Available data:
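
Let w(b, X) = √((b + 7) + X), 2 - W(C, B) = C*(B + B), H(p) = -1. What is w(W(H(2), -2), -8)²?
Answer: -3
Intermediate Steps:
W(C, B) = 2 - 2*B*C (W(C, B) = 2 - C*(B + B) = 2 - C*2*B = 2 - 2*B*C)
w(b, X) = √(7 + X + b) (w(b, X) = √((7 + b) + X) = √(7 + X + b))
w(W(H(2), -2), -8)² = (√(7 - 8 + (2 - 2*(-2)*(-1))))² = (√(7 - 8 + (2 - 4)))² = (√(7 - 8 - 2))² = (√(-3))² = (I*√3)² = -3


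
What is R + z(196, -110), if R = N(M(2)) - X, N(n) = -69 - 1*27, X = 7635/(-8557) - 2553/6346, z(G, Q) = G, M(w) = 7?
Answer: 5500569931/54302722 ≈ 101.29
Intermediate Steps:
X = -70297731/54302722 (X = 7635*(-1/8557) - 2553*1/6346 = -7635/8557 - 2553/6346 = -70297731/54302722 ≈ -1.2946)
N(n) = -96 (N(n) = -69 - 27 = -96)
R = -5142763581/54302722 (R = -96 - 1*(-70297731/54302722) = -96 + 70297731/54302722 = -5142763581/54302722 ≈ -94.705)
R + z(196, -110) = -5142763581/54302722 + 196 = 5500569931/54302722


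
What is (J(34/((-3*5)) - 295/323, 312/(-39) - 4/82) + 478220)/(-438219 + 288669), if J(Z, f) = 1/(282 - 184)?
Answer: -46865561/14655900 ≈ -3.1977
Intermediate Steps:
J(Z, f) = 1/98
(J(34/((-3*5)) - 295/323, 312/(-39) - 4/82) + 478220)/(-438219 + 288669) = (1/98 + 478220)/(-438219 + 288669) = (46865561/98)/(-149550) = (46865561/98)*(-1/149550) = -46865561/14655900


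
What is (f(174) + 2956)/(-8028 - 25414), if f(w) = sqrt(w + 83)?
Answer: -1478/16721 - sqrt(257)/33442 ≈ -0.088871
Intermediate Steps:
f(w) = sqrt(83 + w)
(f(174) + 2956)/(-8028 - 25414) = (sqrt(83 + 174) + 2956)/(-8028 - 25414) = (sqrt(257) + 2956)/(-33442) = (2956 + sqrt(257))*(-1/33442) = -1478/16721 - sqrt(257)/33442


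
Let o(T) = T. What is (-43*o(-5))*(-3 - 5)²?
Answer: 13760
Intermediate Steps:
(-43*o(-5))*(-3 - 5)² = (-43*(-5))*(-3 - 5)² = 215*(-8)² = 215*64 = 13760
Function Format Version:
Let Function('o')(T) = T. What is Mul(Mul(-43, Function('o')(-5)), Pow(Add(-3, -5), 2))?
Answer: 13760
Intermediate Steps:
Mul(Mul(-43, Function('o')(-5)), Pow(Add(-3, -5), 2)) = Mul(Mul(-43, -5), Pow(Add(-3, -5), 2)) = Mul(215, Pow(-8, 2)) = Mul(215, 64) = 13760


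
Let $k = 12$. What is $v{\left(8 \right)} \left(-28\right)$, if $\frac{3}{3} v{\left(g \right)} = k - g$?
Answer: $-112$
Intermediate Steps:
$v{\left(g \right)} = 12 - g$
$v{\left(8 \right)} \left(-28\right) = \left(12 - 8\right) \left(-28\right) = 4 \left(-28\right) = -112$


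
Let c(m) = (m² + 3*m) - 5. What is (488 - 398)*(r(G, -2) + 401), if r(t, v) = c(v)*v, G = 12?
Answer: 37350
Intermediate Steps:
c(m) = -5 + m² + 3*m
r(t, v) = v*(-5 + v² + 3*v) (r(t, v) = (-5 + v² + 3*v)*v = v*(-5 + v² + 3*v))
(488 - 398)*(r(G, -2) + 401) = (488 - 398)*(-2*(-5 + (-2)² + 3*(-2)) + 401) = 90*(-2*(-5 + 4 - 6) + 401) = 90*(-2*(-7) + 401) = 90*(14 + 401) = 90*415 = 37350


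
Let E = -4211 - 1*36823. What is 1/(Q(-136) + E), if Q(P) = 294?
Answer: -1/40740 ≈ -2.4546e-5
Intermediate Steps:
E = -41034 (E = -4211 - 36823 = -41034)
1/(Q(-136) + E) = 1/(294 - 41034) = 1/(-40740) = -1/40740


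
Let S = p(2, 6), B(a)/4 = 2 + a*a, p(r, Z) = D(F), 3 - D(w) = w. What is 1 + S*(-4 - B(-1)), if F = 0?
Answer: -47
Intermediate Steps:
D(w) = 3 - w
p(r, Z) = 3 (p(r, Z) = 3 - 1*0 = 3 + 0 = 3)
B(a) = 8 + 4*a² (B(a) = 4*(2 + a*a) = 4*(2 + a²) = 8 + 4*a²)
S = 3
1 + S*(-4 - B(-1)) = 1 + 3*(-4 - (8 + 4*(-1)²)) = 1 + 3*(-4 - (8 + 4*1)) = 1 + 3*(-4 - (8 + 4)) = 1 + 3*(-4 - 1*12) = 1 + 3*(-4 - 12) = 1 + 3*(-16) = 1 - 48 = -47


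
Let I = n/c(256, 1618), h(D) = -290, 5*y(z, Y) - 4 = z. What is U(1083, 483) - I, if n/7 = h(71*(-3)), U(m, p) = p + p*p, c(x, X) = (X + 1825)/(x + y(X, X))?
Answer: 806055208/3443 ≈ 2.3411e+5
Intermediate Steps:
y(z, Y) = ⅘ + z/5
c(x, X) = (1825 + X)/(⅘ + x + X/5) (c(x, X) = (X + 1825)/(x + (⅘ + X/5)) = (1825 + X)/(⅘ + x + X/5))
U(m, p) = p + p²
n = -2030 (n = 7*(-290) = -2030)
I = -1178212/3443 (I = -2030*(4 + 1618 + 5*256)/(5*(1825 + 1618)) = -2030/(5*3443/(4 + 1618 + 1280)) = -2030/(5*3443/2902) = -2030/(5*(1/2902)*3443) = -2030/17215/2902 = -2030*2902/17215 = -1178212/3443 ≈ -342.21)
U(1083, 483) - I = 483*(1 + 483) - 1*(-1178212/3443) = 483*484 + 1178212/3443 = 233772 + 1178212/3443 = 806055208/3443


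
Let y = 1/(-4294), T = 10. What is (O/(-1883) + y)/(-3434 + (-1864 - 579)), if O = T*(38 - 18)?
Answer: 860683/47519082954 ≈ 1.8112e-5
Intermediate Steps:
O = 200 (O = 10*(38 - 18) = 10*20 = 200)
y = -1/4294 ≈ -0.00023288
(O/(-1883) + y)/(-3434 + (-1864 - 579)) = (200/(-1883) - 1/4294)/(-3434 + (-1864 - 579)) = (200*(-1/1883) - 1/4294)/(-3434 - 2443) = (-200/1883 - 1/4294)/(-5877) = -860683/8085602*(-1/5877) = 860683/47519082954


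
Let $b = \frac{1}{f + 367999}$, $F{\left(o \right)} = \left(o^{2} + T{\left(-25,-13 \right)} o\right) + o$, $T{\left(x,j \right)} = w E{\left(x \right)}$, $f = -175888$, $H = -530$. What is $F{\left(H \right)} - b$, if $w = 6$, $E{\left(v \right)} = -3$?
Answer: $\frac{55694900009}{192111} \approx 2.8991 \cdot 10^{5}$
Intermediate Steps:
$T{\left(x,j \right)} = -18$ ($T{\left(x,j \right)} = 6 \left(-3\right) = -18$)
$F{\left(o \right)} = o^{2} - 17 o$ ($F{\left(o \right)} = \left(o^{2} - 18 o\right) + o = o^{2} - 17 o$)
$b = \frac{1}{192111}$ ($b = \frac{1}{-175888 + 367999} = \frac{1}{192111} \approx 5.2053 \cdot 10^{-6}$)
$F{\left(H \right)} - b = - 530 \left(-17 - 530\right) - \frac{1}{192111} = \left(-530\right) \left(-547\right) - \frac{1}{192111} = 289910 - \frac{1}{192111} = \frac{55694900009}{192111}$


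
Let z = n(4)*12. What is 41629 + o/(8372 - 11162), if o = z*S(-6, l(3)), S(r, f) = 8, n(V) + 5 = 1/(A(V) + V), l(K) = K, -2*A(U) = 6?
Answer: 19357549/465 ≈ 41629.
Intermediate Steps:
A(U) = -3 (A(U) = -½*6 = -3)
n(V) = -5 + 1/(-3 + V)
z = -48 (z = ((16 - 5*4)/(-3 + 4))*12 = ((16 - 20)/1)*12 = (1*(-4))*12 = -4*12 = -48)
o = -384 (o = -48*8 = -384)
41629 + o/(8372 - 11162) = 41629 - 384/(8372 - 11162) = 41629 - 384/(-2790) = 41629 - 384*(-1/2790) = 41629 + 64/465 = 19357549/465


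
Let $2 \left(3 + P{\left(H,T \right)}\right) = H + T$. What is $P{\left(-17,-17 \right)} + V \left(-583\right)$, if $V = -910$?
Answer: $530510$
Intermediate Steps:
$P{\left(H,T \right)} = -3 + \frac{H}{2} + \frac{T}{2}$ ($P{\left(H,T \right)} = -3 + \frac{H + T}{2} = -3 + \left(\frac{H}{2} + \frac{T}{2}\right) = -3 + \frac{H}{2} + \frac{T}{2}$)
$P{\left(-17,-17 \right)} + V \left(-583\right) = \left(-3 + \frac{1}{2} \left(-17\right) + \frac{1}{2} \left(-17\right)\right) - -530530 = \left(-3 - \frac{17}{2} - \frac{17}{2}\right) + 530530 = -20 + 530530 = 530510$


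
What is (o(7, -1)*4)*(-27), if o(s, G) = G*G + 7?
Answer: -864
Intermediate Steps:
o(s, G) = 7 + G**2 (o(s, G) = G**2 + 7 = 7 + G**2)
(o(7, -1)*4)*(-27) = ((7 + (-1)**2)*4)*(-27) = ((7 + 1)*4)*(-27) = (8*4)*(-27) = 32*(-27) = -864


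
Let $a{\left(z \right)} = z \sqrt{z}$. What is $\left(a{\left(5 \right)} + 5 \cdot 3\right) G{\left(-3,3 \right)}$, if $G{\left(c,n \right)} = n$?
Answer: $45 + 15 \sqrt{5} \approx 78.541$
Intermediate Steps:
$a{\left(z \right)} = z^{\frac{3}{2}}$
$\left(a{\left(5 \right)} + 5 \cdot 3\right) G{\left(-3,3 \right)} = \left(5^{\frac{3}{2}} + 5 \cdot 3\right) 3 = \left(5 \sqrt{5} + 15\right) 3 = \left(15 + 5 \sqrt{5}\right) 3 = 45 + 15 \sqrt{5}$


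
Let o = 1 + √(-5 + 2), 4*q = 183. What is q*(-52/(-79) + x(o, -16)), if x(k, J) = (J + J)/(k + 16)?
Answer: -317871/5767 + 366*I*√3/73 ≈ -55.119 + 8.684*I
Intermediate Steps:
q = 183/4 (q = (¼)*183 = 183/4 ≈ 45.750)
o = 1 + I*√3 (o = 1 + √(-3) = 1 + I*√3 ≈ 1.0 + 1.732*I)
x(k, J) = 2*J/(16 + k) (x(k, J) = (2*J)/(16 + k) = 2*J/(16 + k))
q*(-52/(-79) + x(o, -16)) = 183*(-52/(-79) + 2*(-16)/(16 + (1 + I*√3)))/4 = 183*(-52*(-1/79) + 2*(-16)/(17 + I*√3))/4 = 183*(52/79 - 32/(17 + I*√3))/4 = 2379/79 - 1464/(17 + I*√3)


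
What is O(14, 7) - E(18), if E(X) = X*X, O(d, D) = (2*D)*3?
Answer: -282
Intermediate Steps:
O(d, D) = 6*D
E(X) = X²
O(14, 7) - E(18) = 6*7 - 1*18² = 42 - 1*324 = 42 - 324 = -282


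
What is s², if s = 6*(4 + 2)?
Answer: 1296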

Task details:
Only the lines from the start of the material through the line bearing "Answer: 5500569931/54302722 ≈ 101.29" are needed, restated exactly, with both end lines included.

Answer to this problem:
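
Let w(b, X) = √((b + 7) + X), 2 - W(C, B) = C*(B + B), H(p) = -1. What is w(W(H(2), -2), -8)²?
Answer: -3
Intermediate Steps:
W(C, B) = 2 - 2*B*C (W(C, B) = 2 - C*(B + B) = 2 - C*2*B = 2 - 2*B*C)
w(b, X) = √(7 + X + b) (w(b, X) = √((7 + b) + X) = √(7 + X + b))
w(W(H(2), -2), -8)² = (√(7 - 8 + (2 - 2*(-2)*(-1))))² = (√(7 - 8 + (2 - 4)))² = (√(7 - 8 - 2))² = (√(-3))² = (I*√3)² = -3


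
What is R + z(196, -110), if R = N(M(2)) - X, N(n) = -69 - 1*27, X = 7635/(-8557) - 2553/6346, z(G, Q) = G, M(w) = 7?
Answer: 5500569931/54302722 ≈ 101.29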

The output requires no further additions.